Tally the lines of the entries below that hold the word "region", and please give only the total.

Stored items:
◆ ◆ ◆ ◆ ◆

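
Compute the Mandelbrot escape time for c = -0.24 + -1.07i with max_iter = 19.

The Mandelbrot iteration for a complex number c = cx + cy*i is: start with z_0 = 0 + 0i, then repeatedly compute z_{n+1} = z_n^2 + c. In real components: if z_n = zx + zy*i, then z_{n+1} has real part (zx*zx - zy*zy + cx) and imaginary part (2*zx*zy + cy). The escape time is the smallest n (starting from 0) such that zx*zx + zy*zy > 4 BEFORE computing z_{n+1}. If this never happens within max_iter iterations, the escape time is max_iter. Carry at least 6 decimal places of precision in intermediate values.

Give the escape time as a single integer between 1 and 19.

Answer: 6

Derivation:
z_0 = 0 + 0i, c = -0.2400 + -1.0700i
Iter 1: z = -0.2400 + -1.0700i, |z|^2 = 1.2025
Iter 2: z = -1.3273 + -0.5564i, |z|^2 = 2.0713
Iter 3: z = 1.2121 + 0.4070i, |z|^2 = 1.6350
Iter 4: z = 1.0636 + -0.0833i, |z|^2 = 1.1382
Iter 5: z = 0.8844 + -1.2471i, |z|^2 = 2.3375
Iter 6: z = -1.0132 + -3.2759i, |z|^2 = 11.7579
Escaped at iteration 6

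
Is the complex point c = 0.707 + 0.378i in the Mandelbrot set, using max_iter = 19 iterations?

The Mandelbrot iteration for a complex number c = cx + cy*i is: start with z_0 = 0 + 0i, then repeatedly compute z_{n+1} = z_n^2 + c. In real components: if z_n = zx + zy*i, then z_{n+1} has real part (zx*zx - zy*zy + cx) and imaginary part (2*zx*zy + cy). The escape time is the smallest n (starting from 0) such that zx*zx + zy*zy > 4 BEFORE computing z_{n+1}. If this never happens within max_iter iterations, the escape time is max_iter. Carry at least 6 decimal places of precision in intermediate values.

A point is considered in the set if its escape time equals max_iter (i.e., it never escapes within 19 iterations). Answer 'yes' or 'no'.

Answer: no

Derivation:
z_0 = 0 + 0i, c = 0.7070 + 0.3780i
Iter 1: z = 0.7070 + 0.3780i, |z|^2 = 0.6427
Iter 2: z = 1.0640 + 0.9125i, |z|^2 = 1.9647
Iter 3: z = 1.0064 + 2.3197i, |z|^2 = 6.3939
Escaped at iteration 3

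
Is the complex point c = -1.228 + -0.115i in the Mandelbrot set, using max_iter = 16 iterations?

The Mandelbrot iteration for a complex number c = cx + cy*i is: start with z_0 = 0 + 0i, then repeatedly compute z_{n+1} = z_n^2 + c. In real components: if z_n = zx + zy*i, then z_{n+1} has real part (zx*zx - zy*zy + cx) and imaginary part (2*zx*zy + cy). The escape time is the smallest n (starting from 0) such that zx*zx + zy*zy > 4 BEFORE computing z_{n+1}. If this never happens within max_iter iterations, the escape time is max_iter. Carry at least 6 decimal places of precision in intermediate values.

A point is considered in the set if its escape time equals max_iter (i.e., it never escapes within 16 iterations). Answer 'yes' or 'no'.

Answer: yes

Derivation:
z_0 = 0 + 0i, c = -1.2280 + -0.1150i
Iter 1: z = -1.2280 + -0.1150i, |z|^2 = 1.5212
Iter 2: z = 0.2668 + 0.1674i, |z|^2 = 0.0992
Iter 3: z = -1.1849 + -0.0257i, |z|^2 = 1.4046
Iter 4: z = 0.1753 + -0.0542i, |z|^2 = 0.0337
Iter 5: z = -1.2002 + -0.1340i, |z|^2 = 1.4585
Iter 6: z = 0.1946 + 0.2066i, |z|^2 = 0.0806
Iter 7: z = -1.2328 + -0.0346i, |z|^2 = 1.5211
Iter 8: z = 0.2907 + -0.0297i, |z|^2 = 0.0854
Iter 9: z = -1.1444 + -0.1323i, |z|^2 = 1.3271
Iter 10: z = 0.0641 + 0.1877i, |z|^2 = 0.0394
Iter 11: z = -1.2591 + -0.0909i, |z|^2 = 1.5937
Iter 12: z = 0.3492 + 0.1140i, |z|^2 = 0.1349
Iter 13: z = -1.1191 + -0.0354i, |z|^2 = 1.2536
Iter 14: z = 0.0231 + -0.0358i, |z|^2 = 0.0018
Iter 15: z = -1.2287 + -0.1167i, |z|^2 = 1.5234
Did not escape in 16 iterations → in set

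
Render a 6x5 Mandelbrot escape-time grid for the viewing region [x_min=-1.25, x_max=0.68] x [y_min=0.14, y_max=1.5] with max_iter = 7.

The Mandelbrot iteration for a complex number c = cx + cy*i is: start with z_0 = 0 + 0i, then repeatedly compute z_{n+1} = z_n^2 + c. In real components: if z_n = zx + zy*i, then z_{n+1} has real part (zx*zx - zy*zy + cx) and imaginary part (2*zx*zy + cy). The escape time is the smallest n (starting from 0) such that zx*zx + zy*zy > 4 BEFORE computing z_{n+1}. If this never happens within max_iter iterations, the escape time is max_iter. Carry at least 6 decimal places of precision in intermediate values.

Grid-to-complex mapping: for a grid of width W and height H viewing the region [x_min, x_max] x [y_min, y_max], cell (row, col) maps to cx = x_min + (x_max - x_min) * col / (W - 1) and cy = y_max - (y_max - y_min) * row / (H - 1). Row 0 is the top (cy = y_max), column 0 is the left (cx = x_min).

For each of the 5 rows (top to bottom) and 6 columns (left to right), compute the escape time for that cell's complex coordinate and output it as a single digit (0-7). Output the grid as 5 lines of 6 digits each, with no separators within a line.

Answer: 222222
233422
345743
567773
777773

Derivation:
(row=0, col=0): c = -1.2500 + 1.5000i → escape time 2
(row=0, col=1): c = -0.8640 + 1.5000i → escape time 2
(row=0, col=2): c = -0.4780 + 1.5000i → escape time 2
(row=0, col=3): c = -0.0920 + 1.5000i → escape time 2
(row=0, col=4): c = 0.2940 + 1.5000i → escape time 2
(row=0, col=5): c = 0.6800 + 1.5000i → escape time 2
(row=1, col=0): c = -1.2500 + 1.1600i → escape time 2
(row=1, col=1): c = -0.8640 + 1.1600i → escape time 3
(row=1, col=2): c = -0.4780 + 1.1600i → escape time 3
(row=1, col=3): c = -0.0920 + 1.1600i → escape time 4
(row=1, col=4): c = 0.2940 + 1.1600i → escape time 2
(row=1, col=5): c = 0.6800 + 1.1600i → escape time 2
(row=2, col=0): c = -1.2500 + 0.8200i → escape time 3
(row=2, col=1): c = -0.8640 + 0.8200i → escape time 4
(row=2, col=2): c = -0.4780 + 0.8200i → escape time 5
(row=2, col=3): c = -0.0920 + 0.8200i → escape time 7
(row=2, col=4): c = 0.2940 + 0.8200i → escape time 4
(row=2, col=5): c = 0.6800 + 0.8200i → escape time 3
(row=3, col=0): c = -1.2500 + 0.4800i → escape time 5
(row=3, col=1): c = -0.8640 + 0.4800i → escape time 6
(row=3, col=2): c = -0.4780 + 0.4800i → escape time 7
(row=3, col=3): c = -0.0920 + 0.4800i → escape time 7
(row=3, col=4): c = 0.2940 + 0.4800i → escape time 7
(row=3, col=5): c = 0.6800 + 0.4800i → escape time 3
(row=4, col=0): c = -1.2500 + 0.1400i → escape time 7
(row=4, col=1): c = -0.8640 + 0.1400i → escape time 7
(row=4, col=2): c = -0.4780 + 0.1400i → escape time 7
(row=4, col=3): c = -0.0920 + 0.1400i → escape time 7
(row=4, col=4): c = 0.2940 + 0.1400i → escape time 7
(row=4, col=5): c = 0.6800 + 0.1400i → escape time 3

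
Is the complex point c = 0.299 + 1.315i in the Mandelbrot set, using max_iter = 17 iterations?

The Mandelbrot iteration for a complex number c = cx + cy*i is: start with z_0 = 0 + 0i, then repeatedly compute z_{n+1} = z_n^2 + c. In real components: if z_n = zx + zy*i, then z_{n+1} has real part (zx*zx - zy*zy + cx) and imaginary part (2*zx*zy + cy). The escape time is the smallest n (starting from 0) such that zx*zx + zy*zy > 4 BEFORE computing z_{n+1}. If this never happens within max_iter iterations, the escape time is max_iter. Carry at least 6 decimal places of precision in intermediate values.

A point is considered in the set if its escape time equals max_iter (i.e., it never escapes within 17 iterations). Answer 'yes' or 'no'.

Answer: no

Derivation:
z_0 = 0 + 0i, c = 0.2990 + 1.3150i
Iter 1: z = 0.2990 + 1.3150i, |z|^2 = 1.8186
Iter 2: z = -1.3408 + 2.1014i, |z|^2 = 6.2136
Escaped at iteration 2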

◆ ◆ ◆ ◆ ◆

*The answer*
2